** Opening Source material block **

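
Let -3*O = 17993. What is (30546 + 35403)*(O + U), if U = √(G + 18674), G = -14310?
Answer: -395540119 + 131898*√1091 ≈ -3.9118e+8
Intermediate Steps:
O = -17993/3 (O = -⅓*17993 = -17993/3 ≈ -5997.7)
U = 2*√1091 (U = √(-14310 + 18674) = √4364 = 2*√1091 ≈ 66.061)
(30546 + 35403)*(O + U) = (30546 + 35403)*(-17993/3 + 2*√1091) = 65949*(-17993/3 + 2*√1091) = -395540119 + 131898*√1091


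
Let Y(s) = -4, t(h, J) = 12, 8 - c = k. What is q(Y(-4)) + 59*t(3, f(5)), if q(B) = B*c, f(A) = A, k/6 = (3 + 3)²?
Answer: 1540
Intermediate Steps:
k = 216 (k = 6*(3 + 3)² = 6*6² = 6*36 = 216)
c = -208 (c = 8 - 1*216 = 8 - 216 = -208)
q(B) = -208*B (q(B) = B*(-208) = -208*B)
q(Y(-4)) + 59*t(3, f(5)) = -208*(-4) + 59*12 = 832 + 708 = 1540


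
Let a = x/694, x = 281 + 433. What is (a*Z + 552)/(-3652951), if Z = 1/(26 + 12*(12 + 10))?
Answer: -55548117/367596459130 ≈ -0.00015111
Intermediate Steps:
x = 714
Z = 1/290 (Z = 1/(26 + 12*22) = 1/(26 + 264) = 1/290 ≈ 0.0034483)
a = 357/347 (a = 714/694 = 714*(1/694) = 357/347 ≈ 1.0288)
(a*Z + 552)/(-3652951) = ((357/347)*(1/290) + 552)/(-3652951) = (357/100630 + 552)*(-1/3652951) = (55548117/100630)*(-1/3652951) = -55548117/367596459130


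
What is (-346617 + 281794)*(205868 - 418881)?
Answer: 13808141699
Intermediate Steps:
(-346617 + 281794)*(205868 - 418881) = -64823*(-213013) = 13808141699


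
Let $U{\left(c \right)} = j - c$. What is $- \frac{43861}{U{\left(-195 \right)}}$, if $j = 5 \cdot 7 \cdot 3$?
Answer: $- \frac{43861}{300} \approx -146.2$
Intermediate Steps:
$j = 105$ ($j = 35 \cdot 3 = 105$)
$U{\left(c \right)} = 105 - c$
$- \frac{43861}{U{\left(-195 \right)}} = - \frac{43861}{105 - -195} = - \frac{43861}{105 + 195} = - \frac{43861}{300}$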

** Closing Source material block **

- [The task]
The records are given above. Copy each line in them that holds "Answer".

- [Reply to the exercise]
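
Answer: -395540119 + 131898*√1091 ≈ -3.9118e+8
Answer: 1540
Answer: -55548117/367596459130 ≈ -0.00015111
Answer: 13808141699
Answer: $- \frac{43861}{300} \approx -146.2$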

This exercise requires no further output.